INPUT DATA |
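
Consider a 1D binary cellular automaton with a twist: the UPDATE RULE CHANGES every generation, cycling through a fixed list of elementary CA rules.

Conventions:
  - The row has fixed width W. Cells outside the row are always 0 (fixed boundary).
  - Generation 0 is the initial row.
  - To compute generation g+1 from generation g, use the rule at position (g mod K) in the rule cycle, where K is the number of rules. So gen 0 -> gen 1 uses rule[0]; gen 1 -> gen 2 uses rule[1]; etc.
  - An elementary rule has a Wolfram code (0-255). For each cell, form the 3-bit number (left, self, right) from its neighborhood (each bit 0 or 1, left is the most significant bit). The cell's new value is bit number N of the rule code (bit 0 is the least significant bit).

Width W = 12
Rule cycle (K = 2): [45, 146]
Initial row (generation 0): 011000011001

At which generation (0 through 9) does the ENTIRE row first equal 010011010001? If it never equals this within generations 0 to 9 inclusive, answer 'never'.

Gen 0: 011000011001
Gen 1 (rule 45): 010011010001
Gen 2 (rule 146): 101100001010
Gen 3 (rule 45): 111001101110
Gen 4 (rule 146): 010110000101
Gen 5 (rule 45): 011100110111
Gen 6 (rule 146): 101011000010
Gen 7 (rule 45): 111110011010
Gen 8 (rule 146): 011101100001
Gen 9 (rule 45): 010011001101

Answer: 1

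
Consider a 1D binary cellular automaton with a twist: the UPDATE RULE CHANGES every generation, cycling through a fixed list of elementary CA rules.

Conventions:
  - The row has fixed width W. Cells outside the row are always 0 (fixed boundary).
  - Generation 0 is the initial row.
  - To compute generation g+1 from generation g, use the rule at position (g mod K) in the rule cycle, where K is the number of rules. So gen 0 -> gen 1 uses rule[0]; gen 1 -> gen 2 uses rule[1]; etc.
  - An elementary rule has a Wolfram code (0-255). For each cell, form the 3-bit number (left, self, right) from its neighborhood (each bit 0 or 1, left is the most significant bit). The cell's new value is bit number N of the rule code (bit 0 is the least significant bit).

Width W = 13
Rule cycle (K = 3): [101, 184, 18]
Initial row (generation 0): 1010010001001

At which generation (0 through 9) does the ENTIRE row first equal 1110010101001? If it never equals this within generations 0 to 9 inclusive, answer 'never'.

Gen 0: 1010010001001
Gen 1 (rule 101): 1110010101001
Gen 2 (rule 184): 1101001010100
Gen 3 (rule 18): 0000110000010
Gen 4 (rule 101): 1110010111010
Gen 5 (rule 184): 1101001110101
Gen 6 (rule 18): 0000110000000
Gen 7 (rule 101): 1110010111111
Gen 8 (rule 184): 1101001111110
Gen 9 (rule 18): 0000110000001

Answer: 1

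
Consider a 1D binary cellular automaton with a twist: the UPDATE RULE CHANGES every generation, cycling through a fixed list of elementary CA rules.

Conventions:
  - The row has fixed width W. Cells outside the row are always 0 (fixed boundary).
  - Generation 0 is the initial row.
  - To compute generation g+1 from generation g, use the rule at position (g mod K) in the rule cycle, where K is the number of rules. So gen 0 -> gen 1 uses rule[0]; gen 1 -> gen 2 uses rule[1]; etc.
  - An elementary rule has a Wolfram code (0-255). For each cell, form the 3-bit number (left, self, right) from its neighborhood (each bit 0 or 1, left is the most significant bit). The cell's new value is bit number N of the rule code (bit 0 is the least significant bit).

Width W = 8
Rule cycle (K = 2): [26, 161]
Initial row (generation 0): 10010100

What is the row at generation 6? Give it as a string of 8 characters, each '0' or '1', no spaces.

Gen 0: 10010100
Gen 1 (rule 26): 01100010
Gen 2 (rule 161): 00001000
Gen 3 (rule 26): 00010100
Gen 4 (rule 161): 11001001
Gen 5 (rule 26): 10110110
Gen 6 (rule 161): 01001000

Answer: 01001000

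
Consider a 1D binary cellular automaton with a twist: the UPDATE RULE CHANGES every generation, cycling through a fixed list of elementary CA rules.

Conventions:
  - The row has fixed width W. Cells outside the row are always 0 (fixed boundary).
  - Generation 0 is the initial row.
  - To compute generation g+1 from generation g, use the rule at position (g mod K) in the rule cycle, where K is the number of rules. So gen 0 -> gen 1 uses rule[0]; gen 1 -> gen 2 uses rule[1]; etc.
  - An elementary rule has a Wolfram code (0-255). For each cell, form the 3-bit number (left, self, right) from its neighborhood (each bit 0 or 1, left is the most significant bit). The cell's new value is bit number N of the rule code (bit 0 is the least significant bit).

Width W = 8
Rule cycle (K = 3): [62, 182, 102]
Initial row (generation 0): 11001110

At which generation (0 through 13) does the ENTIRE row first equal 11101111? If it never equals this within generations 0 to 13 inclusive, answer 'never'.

Answer: never

Derivation:
Gen 0: 11001110
Gen 1 (rule 62): 10111001
Gen 2 (rule 182): 11010111
Gen 3 (rule 102): 01111001
Gen 4 (rule 62): 11000111
Gen 5 (rule 182): 00101010
Gen 6 (rule 102): 01111110
Gen 7 (rule 62): 11000001
Gen 8 (rule 182): 00100011
Gen 9 (rule 102): 01100101
Gen 10 (rule 62): 11011111
Gen 11 (rule 182): 00101110
Gen 12 (rule 102): 01110010
Gen 13 (rule 62): 11001111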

TASK DIRECTIONS |
Every entry must appear in the answer, reproduced exactly.

WRITTEN RESPONSE |
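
Consider a 1D binary cellular automaton with a twist: the UPDATE RULE CHANGES every generation, cycling through a fixed list of elementary CA rules.

Conventions:
  - The row has fixed width W. Cells outside the row are always 0 (fixed boundary).
  - Generation 0 is the initial row.
  - To compute generation g+1 from generation g, use the rule at position (g mod K) in the rule cycle, where K is the number of rules. So gen 0 -> gen 1 uses rule[0]; gen 1 -> gen 2 uses rule[1]; etc.
  - An elementary rule has a Wolfram code (0-255). For each cell, form the 3-bit number (left, self, right) from its neighborhood (each bit 0 or 1, left is the most significant bit). The cell's new value is bit number N of the rule code (bit 0 is the least significant bit).

Width W = 12
Rule cycle (K = 2): [45, 146]
Initial row (generation 0): 011000011001

At which generation (0 through 9) does the ENTIRE row first equal 010011010001? If it never equals this within generations 0 to 9 inclusive, answer 'never'.

Gen 0: 011000011001
Gen 1 (rule 45): 010011010001
Gen 2 (rule 146): 101100001010
Gen 3 (rule 45): 111001101110
Gen 4 (rule 146): 010110000101
Gen 5 (rule 45): 011100110111
Gen 6 (rule 146): 101011000010
Gen 7 (rule 45): 111110011010
Gen 8 (rule 146): 011101100001
Gen 9 (rule 45): 010011001101

Answer: 1

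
Consider a 1D binary cellular automaton with a twist: the UPDATE RULE CHANGES every generation, cycling through a fixed list of elementary CA rules.

Conventions:
  - The row has fixed width W. Cells outside the row are always 0 (fixed boundary).
  - Generation 0 is the initial row.
  - To compute generation g+1 from generation g, use the rule at position (g mod K) in the rule cycle, where K is the number of rules. So gen 0 -> gen 1 uses rule[0]; gen 1 -> gen 2 uses rule[1]; etc.
  - An elementary rule has a Wolfram code (0-255). For each cell, form the 3-bit number (left, self, right) from its neighborhood (each bit 0 or 1, left is the most significant bit). The cell's new value is bit number N of the rule code (bit 0 is the least significant bit).

Width W = 13
Rule cycle (K = 3): [101, 184, 18]
Initial row (generation 0): 1010010001001

At which generation (0 through 9) does the ENTIRE row first equal 1110010101001? If it never equals this within generations 0 to 9 inclusive, answer 'never'.

Gen 0: 1010010001001
Gen 1 (rule 101): 1110010101001
Gen 2 (rule 184): 1101001010100
Gen 3 (rule 18): 0000110000010
Gen 4 (rule 101): 1110010111010
Gen 5 (rule 184): 1101001110101
Gen 6 (rule 18): 0000110000000
Gen 7 (rule 101): 1110010111111
Gen 8 (rule 184): 1101001111110
Gen 9 (rule 18): 0000110000001

Answer: 1

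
Consider a 1D binary cellular automaton with a twist: the UPDATE RULE CHANGES every generation, cycling through a fixed list of elementary CA rules.

Conventions:
  - The row has fixed width W. Cells outside the row are always 0 (fixed boundary).
  - Generation 0 is the initial row.
  - To compute generation g+1 from generation g, use the rule at position (g mod K) in the rule cycle, where K is the number of rules. So gen 0 -> gen 1 uses rule[0]; gen 1 -> gen 2 uses rule[1]; etc.
  - An elementary rule has a Wolfram code (0-255). For each cell, form the 3-bit number (left, self, right) from its neighborhood (each bit 0 or 1, left is the most significant bit). The cell's new value is bit number N of the rule code (bit 0 is the least significant bit).

Width W = 8
Rule cycle (K = 2): [26, 161]
Initial row (generation 0): 10010100

What is the row at generation 6? Give it as a string of 8 characters, each '0' or '1', no spaces.

Gen 0: 10010100
Gen 1 (rule 26): 01100010
Gen 2 (rule 161): 00001000
Gen 3 (rule 26): 00010100
Gen 4 (rule 161): 11001001
Gen 5 (rule 26): 10110110
Gen 6 (rule 161): 01001000

Answer: 01001000

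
Consider a 1D binary cellular automaton with a twist: the UPDATE RULE CHANGES every generation, cycling through a fixed list of elementary CA rules.

Conventions:
  - The row has fixed width W. Cells outside the row are always 0 (fixed boundary).
  - Generation 0 is the initial row.
  - To compute generation g+1 from generation g, use the rule at position (g mod K) in the rule cycle, where K is the number of rules. So gen 0 -> gen 1 uses rule[0]; gen 1 -> gen 2 uses rule[1]; etc.
  - An elementary rule has a Wolfram code (0-255). For each cell, form the 3-bit number (left, self, right) from its neighborhood (each bit 0 or 1, left is the most significant bit). The cell's new value is bit number N of the rule code (bit 0 is the least significant bit).

Width W = 8
Rule cycle (K = 3): [62, 182, 102]
Initial row (generation 0): 11001110

At which generation (0 through 13) does the ENTIRE row first equal 11101111? If it never equals this within generations 0 to 13 inclusive, answer 'never'.

Answer: never

Derivation:
Gen 0: 11001110
Gen 1 (rule 62): 10111001
Gen 2 (rule 182): 11010111
Gen 3 (rule 102): 01111001
Gen 4 (rule 62): 11000111
Gen 5 (rule 182): 00101010
Gen 6 (rule 102): 01111110
Gen 7 (rule 62): 11000001
Gen 8 (rule 182): 00100011
Gen 9 (rule 102): 01100101
Gen 10 (rule 62): 11011111
Gen 11 (rule 182): 00101110
Gen 12 (rule 102): 01110010
Gen 13 (rule 62): 11001111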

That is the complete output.